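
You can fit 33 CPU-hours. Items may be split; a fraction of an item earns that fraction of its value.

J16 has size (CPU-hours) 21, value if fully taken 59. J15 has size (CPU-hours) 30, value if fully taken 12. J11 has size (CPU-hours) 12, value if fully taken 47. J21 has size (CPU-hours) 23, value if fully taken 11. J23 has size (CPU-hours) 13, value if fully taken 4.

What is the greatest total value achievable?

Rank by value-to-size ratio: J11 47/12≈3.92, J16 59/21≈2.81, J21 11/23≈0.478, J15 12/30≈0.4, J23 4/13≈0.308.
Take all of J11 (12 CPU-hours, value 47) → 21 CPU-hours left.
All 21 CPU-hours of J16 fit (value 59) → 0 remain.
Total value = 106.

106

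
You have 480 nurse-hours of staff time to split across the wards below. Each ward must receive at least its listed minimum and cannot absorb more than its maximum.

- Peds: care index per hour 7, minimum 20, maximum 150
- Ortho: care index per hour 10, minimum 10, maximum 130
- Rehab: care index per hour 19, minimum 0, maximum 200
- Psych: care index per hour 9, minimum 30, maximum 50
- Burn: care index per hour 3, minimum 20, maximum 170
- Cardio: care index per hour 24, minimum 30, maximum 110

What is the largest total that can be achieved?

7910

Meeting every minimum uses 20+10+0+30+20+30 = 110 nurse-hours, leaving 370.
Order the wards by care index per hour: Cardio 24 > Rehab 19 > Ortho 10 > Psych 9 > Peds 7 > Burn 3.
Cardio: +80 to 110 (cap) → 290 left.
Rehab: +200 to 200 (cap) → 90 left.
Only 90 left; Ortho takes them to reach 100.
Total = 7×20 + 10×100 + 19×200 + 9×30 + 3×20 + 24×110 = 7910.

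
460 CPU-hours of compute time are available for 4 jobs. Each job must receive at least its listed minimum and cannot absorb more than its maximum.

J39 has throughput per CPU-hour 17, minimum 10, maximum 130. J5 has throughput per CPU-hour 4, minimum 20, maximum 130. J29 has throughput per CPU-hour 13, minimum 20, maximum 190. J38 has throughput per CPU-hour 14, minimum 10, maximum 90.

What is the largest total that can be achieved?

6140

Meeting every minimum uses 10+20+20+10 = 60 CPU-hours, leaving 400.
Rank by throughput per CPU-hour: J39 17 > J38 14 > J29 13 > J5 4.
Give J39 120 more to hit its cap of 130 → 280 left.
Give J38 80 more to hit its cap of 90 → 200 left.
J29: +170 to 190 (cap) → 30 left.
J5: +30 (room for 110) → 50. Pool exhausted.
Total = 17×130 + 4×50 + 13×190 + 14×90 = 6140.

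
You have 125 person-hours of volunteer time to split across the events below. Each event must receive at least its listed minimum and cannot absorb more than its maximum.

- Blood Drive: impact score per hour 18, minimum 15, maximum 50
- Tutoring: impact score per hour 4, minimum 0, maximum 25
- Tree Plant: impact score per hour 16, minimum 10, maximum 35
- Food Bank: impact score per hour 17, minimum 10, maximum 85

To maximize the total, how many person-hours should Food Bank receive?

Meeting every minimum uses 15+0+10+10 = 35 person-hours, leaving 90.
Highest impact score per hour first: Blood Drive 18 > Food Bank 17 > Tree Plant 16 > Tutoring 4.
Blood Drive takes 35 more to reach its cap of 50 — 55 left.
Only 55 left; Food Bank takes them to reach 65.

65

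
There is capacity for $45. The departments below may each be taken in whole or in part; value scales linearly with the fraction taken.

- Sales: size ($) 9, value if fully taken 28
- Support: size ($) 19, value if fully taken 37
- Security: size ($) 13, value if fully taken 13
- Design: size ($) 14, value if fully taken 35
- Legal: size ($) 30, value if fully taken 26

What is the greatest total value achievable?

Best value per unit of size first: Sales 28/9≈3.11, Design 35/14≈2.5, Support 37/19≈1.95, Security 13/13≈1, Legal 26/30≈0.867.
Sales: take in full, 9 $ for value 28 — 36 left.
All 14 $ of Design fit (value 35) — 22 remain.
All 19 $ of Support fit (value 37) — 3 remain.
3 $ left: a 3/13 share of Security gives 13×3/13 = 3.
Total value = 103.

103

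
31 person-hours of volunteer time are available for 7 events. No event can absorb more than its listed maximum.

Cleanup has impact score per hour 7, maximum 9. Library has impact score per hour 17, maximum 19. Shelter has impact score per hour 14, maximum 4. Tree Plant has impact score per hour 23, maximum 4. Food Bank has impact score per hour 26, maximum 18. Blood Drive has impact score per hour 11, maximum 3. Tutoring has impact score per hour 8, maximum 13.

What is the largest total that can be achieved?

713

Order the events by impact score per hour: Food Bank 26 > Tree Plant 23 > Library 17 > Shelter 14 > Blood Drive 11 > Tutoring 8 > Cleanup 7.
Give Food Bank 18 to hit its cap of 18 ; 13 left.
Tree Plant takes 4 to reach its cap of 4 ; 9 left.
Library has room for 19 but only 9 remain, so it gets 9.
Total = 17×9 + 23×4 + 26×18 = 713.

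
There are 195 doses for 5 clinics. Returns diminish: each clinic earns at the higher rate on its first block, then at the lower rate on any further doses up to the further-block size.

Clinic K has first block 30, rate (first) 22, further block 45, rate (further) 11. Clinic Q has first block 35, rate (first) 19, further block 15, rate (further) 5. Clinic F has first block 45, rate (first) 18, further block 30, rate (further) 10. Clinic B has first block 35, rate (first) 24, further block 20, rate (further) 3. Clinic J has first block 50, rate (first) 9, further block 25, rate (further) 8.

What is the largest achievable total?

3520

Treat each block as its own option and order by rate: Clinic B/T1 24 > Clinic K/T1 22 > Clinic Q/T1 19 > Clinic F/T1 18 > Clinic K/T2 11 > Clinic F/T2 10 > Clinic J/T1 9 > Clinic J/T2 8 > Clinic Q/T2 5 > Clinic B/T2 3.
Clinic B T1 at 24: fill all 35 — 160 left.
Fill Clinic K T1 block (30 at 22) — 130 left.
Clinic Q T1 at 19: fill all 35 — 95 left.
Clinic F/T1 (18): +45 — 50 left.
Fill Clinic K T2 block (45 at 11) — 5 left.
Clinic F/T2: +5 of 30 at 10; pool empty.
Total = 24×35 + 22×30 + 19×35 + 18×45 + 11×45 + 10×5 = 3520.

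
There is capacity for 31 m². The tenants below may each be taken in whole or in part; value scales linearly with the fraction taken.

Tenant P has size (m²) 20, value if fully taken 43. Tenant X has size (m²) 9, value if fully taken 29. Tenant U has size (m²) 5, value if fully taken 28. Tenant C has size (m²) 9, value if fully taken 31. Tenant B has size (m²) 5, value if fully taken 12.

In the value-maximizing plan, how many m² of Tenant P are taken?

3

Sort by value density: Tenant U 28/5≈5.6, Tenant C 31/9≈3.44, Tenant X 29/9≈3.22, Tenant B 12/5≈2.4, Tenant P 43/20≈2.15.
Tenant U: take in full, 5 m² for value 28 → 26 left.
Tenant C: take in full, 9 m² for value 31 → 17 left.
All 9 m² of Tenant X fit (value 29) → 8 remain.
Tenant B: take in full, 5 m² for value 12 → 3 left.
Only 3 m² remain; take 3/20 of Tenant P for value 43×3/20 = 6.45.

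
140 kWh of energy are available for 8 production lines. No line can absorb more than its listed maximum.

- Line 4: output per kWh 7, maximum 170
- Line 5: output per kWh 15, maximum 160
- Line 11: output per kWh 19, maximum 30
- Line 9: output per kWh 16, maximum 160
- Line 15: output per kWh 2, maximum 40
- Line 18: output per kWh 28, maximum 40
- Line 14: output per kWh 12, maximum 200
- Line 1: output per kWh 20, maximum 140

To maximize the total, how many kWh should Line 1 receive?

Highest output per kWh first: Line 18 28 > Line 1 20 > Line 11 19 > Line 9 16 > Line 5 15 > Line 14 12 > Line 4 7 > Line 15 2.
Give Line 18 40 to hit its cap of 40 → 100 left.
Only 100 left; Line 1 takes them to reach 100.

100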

TASK DIRECTIONS:
If a line in the records above contains the string "earns", copy that line out.

RESULT BELOW:
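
You can fit 33 CPU-hours. Items may be split; a fraction of an item earns that fraction of its value.
There are 195 doses for 5 clinics. Returns diminish: each clinic earns at the higher rate on its first block, then at the lower rate on any further doses up to the further-block size.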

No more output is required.